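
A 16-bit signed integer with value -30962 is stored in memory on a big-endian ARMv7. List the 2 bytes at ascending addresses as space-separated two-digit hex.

Two's complement of -30962 in 16 bits: 30962 = 0x78F2; invert → 0x870D; add 1 → 0x870E.
Split into bytes (most-significant first): 87 0E.
In big-endian order the high byte comes first in memory.
So the memory order matches the most-significant-first order: 87 0E.

87 0E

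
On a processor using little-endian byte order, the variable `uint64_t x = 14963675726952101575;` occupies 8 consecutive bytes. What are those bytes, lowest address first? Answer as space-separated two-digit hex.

14963675726952101575 in hexadecimal, padded to 64 bits, is 0xCFA9A7CAEF1D76C7.
Split into bytes (most-significant first): CF A9 A7 CA EF 1D 76 C7.
Little-endian stores the least-significant byte at the lowest address.
So at ascending addresses the bytes are C7 76 1D EF CA A7 A9 CF.

C7 76 1D EF CA A7 A9 CF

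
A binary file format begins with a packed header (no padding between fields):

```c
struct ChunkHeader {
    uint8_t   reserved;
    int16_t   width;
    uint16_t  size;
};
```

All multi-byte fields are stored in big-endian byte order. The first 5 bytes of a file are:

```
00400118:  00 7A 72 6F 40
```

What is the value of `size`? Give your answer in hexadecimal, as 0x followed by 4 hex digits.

0x6F40

`size` follows `reserved` (1 B), `width` (2 B), so it starts at offset 1 + 2 = 3 and occupies 2 bytes.
Bytes at offsets 3..4: 6F 40.
Big-endian: lowest address holds the most-significant byte.
The bytes are already most-significant first: 0x6F40.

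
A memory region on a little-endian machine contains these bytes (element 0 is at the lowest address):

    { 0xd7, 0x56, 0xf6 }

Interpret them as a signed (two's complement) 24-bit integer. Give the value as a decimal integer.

-633129

Little-endian stores the least-significant byte at the lowest address.
Reassemble most-significant byte first: F6 56 D7 → 0xF656D7.
Top bit is set, so as a signed 24-bit value this is 0xF656D7 − 2^24 = -633129.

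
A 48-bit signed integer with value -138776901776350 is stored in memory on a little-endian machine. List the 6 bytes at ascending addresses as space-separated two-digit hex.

22 0C 11 7C C8 81

Two's complement of -138776901776350 in 48 bits: 138776901776350 = 0x7E3783EEF3DE; invert → 0x81C87C110C21; add 1 → 0x81C87C110C22.
Split into bytes (most-significant first): 81 C8 7C 11 0C 22.
Little-endian stores the least-significant byte at the lowest address.
So at ascending addresses the bytes are 22 0C 11 7C C8 81.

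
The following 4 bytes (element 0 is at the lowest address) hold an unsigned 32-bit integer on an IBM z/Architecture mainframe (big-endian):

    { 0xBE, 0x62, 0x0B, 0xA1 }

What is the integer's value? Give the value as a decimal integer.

Big-endian: lowest address holds the most-significant byte.
The bytes are already most-significant first: 0xBE620BA1.
0xBE620BA1 = 3194096545.

3194096545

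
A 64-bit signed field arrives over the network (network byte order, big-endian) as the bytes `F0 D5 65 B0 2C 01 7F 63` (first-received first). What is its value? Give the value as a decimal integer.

Big-endian stores the most-significant byte at the lowest address.
The bytes are already most-significant first: 0xF0D565B02C017F63.
Top bit is set, so as a signed 64-bit value this is 0xF0D565B02C017F63 − 2^64 = -1092855527240532125.

-1092855527240532125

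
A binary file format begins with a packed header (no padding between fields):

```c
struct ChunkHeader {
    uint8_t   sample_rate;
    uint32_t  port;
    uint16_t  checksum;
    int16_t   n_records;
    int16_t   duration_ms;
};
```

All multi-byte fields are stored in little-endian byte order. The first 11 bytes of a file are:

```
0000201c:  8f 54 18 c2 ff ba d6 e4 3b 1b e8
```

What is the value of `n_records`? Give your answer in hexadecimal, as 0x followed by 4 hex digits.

`n_records` follows `sample_rate` (1 B), `port` (4 B), `checksum` (2 B), so it starts at offset 1 + 4 + 2 = 7 and occupies 2 bytes.
Bytes at offsets 7..8: E4 3B.
Little-endian: lowest address holds the least-significant byte.
Reassemble most-significant byte first: 3B E4 → 0x3BE4.

0x3BE4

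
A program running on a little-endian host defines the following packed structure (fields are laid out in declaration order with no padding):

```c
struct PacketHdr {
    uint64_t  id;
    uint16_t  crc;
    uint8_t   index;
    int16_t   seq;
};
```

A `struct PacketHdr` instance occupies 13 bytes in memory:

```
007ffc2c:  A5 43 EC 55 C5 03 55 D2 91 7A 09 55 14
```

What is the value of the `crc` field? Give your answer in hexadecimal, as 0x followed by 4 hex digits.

0x7A91

`crc` follows `id` (8 bytes), so it starts at byte offset 8 and occupies 2 bytes.
Bytes at offsets 8..9: 91 7A.
Little-endian stores the least-significant byte at the lowest address.
Reassemble most-significant byte first: 7A 91 → 0x7A91.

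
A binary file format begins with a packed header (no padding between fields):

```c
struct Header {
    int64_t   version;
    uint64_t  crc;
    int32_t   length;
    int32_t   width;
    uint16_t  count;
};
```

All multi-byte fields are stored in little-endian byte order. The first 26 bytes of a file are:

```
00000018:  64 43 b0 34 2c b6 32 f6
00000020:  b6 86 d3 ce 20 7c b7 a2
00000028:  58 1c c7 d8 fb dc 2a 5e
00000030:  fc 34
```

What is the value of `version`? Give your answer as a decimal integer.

-706301890564963484

`version` is the first field, at byte offset 0, occupying 8 bytes.
Bytes at offsets 0..7: 64 43 B0 34 2C B6 32 F6.
Little-endian: lowest address holds the least-significant byte.
Reassemble most-significant byte first: F6 32 B6 2C 34 B0 43 64 → 0xF632B62C34B04364.
Top bit is set, so as a signed 64-bit value this is 0xF632B62C34B04364 − 2^64 = -706301890564963484.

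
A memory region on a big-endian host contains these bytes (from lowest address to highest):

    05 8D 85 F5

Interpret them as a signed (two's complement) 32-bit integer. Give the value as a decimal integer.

Big-endian: lowest address holds the most-significant byte.
The bytes are already most-significant first: 0x058D85F5.
0x058D85F5 = 93160949.

93160949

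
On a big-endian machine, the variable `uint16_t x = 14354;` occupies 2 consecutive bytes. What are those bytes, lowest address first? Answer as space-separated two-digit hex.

38 12

14354 in hexadecimal, padded to 16 bits, is 0x3812.
Split into bytes (most-significant first): 38 12.
Big-endian stores the most-significant byte at the lowest address.
So the memory order matches the most-significant-first order: 38 12.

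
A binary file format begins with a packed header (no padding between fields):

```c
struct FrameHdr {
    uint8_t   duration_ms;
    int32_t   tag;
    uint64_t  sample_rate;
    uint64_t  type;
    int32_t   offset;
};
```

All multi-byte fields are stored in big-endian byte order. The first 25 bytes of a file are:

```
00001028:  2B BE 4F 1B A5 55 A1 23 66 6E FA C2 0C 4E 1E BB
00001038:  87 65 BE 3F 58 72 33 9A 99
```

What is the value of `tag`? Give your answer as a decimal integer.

`tag` follows `duration_ms` (1 byte), so it starts at byte offset 1 and occupies 4 bytes.
Bytes at offsets 1..4: BE 4F 1B A5.
In big-endian order the high byte comes first in memory.
The bytes are already most-significant first: 0xBE4F1BA5.
Top bit is set, so as a signed 32-bit value this is 0xBE4F1BA5 − 2^32 = -1102111835.

-1102111835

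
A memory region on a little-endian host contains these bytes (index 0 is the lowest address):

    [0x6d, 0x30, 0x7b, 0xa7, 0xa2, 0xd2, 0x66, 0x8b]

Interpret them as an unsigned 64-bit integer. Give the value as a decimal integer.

Little-endian stores the least-significant byte at the lowest address.
Reassemble most-significant byte first: 8B 66 D2 A2 A7 7B 30 6D → 0x8B66D2A2A77B306D.
0x8B66D2A2A77B306D = 10044947614932873325.

10044947614932873325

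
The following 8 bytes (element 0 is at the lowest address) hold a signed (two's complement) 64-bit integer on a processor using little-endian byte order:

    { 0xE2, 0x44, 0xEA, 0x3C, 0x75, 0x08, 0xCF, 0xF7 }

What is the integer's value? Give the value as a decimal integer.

In little-endian order the low byte comes first in memory.
Reassemble most-significant byte first: F7 CF 08 75 3C EA 44 E2 → 0xF7CF08753CEA44E2.
Top bit is set, so as a signed 64-bit value this is 0xF7CF08753CEA44E2 − 2^64 = -590243726536063774.

-590243726536063774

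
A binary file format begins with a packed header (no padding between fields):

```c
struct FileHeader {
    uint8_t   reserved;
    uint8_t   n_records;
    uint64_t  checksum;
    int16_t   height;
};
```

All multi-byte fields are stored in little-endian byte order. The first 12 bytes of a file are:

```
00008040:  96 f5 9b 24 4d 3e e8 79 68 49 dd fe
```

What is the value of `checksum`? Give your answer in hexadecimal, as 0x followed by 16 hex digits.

`checksum` follows `reserved` (1 B), `n_records` (1 B), so it starts at offset 1 + 1 = 2 and occupies 8 bytes.
Bytes at offsets 2..9: 9B 24 4D 3E E8 79 68 49.
In little-endian order the low byte comes first in memory.
Reassemble most-significant byte first: 49 68 79 E8 3E 4D 24 9B → 0x496879E83E4D249B.

0x496879E83E4D249B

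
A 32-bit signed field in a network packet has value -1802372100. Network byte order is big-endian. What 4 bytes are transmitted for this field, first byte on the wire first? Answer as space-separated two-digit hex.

Two's complement of -1802372100 in 32 bits: 1802372100 = 0x6B6E0404; invert → 0x9491FBFB; add 1 → 0x9491FBFC.
Split into bytes (most-significant first): 94 91 FB FC.
Big-endian: lowest address holds the most-significant byte.
So the memory order matches the most-significant-first order: 94 91 FB FC.

94 91 FB FC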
● ● ● ● ● ● ●
Only a number is wanted here: how many lines of the records above hold the word "following".

- [Answer]:
3